DATA SHOWN ▸

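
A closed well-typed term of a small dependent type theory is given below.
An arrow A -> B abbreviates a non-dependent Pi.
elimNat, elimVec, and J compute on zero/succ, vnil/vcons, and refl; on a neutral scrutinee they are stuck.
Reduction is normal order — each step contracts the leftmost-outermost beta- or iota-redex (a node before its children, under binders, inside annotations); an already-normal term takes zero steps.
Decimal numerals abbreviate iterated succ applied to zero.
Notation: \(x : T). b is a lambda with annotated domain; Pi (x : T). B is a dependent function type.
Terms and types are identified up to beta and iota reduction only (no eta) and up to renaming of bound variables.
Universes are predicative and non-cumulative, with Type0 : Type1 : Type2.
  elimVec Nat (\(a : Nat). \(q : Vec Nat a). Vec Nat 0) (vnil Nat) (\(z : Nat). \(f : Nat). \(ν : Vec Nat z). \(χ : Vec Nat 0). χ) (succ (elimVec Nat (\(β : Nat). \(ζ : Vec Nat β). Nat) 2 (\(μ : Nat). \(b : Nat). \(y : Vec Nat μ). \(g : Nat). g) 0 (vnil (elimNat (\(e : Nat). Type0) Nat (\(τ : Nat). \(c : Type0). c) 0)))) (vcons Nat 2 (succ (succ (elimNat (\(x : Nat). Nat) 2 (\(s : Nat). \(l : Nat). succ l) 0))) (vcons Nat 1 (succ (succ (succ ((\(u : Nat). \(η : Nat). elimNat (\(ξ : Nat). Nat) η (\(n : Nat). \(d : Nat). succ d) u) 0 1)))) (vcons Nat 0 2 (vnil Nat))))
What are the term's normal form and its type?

reduced normal form:
  vnil Nat
inferred type:
  Vec Nat 0
observation: the term reaches its normal form after 16 normal-order steps.


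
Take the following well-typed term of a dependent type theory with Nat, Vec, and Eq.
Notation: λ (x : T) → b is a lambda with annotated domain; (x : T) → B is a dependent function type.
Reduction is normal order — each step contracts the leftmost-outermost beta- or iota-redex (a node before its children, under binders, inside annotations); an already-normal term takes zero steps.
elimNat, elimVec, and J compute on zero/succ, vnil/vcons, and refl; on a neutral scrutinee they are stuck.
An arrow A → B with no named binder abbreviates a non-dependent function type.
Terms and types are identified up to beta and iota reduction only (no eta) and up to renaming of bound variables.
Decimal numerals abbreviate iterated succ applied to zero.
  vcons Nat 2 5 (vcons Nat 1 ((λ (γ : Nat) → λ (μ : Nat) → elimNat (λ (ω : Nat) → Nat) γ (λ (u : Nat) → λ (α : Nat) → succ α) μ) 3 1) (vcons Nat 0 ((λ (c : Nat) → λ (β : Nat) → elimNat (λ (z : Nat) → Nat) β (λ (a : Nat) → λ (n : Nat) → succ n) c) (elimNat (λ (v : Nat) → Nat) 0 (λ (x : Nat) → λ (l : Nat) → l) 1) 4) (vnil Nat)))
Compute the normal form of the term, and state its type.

normal form:
  vcons Nat 2 5 (vcons Nat 1 4 (vcons Nat 0 4 (vnil Nat)))
inferred type:
  Vec Nat 3
observation: the term reaches its normal form after 13 normal-order steps.


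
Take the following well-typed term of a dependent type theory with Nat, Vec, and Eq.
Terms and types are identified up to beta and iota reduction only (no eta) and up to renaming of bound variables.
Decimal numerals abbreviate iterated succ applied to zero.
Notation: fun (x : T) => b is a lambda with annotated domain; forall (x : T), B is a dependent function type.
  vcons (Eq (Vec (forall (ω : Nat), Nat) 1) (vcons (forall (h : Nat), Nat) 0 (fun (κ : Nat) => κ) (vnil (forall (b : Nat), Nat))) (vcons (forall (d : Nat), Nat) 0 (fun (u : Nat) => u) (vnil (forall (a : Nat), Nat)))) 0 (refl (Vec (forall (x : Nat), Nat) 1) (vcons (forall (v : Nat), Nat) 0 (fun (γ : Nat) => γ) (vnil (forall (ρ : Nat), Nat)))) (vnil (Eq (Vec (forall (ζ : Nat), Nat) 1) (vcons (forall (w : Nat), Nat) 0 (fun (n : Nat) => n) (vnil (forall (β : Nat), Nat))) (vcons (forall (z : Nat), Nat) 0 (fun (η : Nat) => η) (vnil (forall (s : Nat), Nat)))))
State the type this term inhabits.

inferred type:
  Vec (Eq (Vec (forall (ω : Nat), Nat) 1) (vcons (forall (h : Nat), Nat) 0 (fun (κ : Nat) => κ) (vnil (forall (b : Nat), Nat))) (vcons (forall (d : Nat), Nat) 0 (fun (u : Nat) => u) (vnil (forall (a : Nat), Nat)))) 1


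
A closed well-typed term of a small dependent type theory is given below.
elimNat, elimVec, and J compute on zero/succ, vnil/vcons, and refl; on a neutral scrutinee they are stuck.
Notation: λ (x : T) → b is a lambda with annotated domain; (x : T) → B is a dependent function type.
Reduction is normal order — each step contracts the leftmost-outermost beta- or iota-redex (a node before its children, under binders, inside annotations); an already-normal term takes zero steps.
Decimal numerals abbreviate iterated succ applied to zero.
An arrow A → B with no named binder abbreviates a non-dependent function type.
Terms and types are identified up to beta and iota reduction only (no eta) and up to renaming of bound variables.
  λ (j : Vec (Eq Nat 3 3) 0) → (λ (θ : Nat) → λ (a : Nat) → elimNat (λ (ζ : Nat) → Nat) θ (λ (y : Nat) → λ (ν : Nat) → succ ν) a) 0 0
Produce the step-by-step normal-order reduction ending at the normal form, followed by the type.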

TASK REQUIREMENTS ▸ State only how many lines above hold the string "domain".

RESULT FOR THIS EXERCISE ▸ 4